**Records provided:**
=====

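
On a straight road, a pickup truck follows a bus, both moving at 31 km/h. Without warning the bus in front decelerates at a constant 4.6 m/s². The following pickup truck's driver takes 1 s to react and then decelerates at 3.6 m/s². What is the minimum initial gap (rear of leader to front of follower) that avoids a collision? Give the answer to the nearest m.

31 km/h ÷ 3.6 = 8.6111 m/s.
Leader travels v²/(2a_L) = 74.151 / 9.200 = 8.060 m before stopping.
Follower covers v·t_r = 8.6111 × 1 = 8.611 m while reacting, then v²/(2a_F) = 74.151 / 7.200 = 10.299 m while braking, for a total of 8.611 + 10.299 = 18.910 m.
Since a_F ≤ a_L and the follower starts braking later, the follower is never slower than the leader, so the closest approach is when both have stopped.
Minimum gap = 18.910 − 8.060 = 10.850 m.

Minimum gap ≈ 11 m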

=====

The entire listing is to be repeated exactly.

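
On a straight road, a pickup truck follows a bus, both moving at 31 km/h. Without warning the bus in front decelerates at a constant 4.6 m/s². The following pickup truck's driver takes 1 s to react and then decelerates at 3.6 m/s². What is the minimum initial gap (rear of leader to front of follower) that avoids a collision? Give the answer to the nearest m.

31 km/h ÷ 3.6 = 8.6111 m/s.
Leader travels v²/(2a_L) = 74.151 / 9.200 = 8.060 m before stopping.
Follower covers v·t_r = 8.6111 × 1 = 8.611 m while reacting, then v²/(2a_F) = 74.151 / 7.200 = 10.299 m while braking, for a total of 8.611 + 10.299 = 18.910 m.
Since a_F ≤ a_L and the follower starts braking later, the follower is never slower than the leader, so the closest approach is when both have stopped.
Minimum gap = 18.910 − 8.060 = 10.850 m.

Minimum gap ≈ 11 m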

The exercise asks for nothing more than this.